::: DATASET

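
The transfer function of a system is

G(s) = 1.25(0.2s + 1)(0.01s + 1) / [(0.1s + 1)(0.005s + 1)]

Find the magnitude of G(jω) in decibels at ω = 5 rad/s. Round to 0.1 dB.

At ω = 5 rad/s:
zero (1 + j5·0.2) = 1 + j1 → |·| ≈ 1.4142, ∠ ≈ 45.00°
zero (1 + j5·0.01) = 1 + j0.05 → |·| ≈ 1.0012, ∠ ≈ 2.86°
pole (1 + j5·0.1) = 1 + j0.5 → |·| ≈ 1.118, ∠ ≈ 26.57°
pole (1 + j5·0.005) = 1 + j0.025 → |·| ≈ 1.0003, ∠ ≈ 1.43°
|G| = 1.25 · 1.4142 · 1.0012 / (1.118 · 1.0003) ≈ 1.5826
Gain = 20 log₁₀(1.5826) ≈ 3.99 dB

4.0 dB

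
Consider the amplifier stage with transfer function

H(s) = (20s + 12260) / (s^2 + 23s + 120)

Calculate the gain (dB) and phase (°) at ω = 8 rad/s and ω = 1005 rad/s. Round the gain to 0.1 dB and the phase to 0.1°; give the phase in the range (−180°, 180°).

Substitute s = j8:
Numerator: 20(j8) + 12260 = 12260 + j160
Denominator: (j8)^2 + 23(j8) + 120 = 56 + j184
|N| = √(12260² + 160²) ≈ 12261, ∠N ≈ 0.75°
|D| = √(56² + 184²) ≈ 192.33, ∠D ≈ 73.07°
|H| = 12261 / 192.33 ≈ 63.75
Gain = 20 log₁₀(63.75) ≈ 36.09 dB
∠H = 0.75° − 73.07° = -72.32°

Substitute s = j1005:
Numerator: 20(j1005) + 12260 = 12260 + j20100
Denominator: (j1005)^2 + 23(j1005) + 120 = -1009905 + j23115
|N| = √(12260² + 20100²) ≈ 23544, ∠N ≈ 58.62°
|D| = √(1009905² + 23115²) ≈ 1.0102e+06, ∠D ≈ 178.69°
|H| = 23544 / 1.0102e+06 ≈ 0.023306
Gain = 20 log₁₀(0.023306) ≈ -32.65 dB
∠H = 58.62° − 178.69° = -120.07°

ω = 8: 36.1 dB, -72.3°; ω = 1005: -32.7 dB, -120.1°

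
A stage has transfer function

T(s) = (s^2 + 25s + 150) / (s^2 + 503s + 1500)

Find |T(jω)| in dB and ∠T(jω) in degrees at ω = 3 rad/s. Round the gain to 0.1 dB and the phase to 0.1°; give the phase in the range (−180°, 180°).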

::::::

→ TASK OBJECTIVE:
What is needed is a count of the lines in the data that contain the word "function"; please give it and no other words.

→ REPLY:
3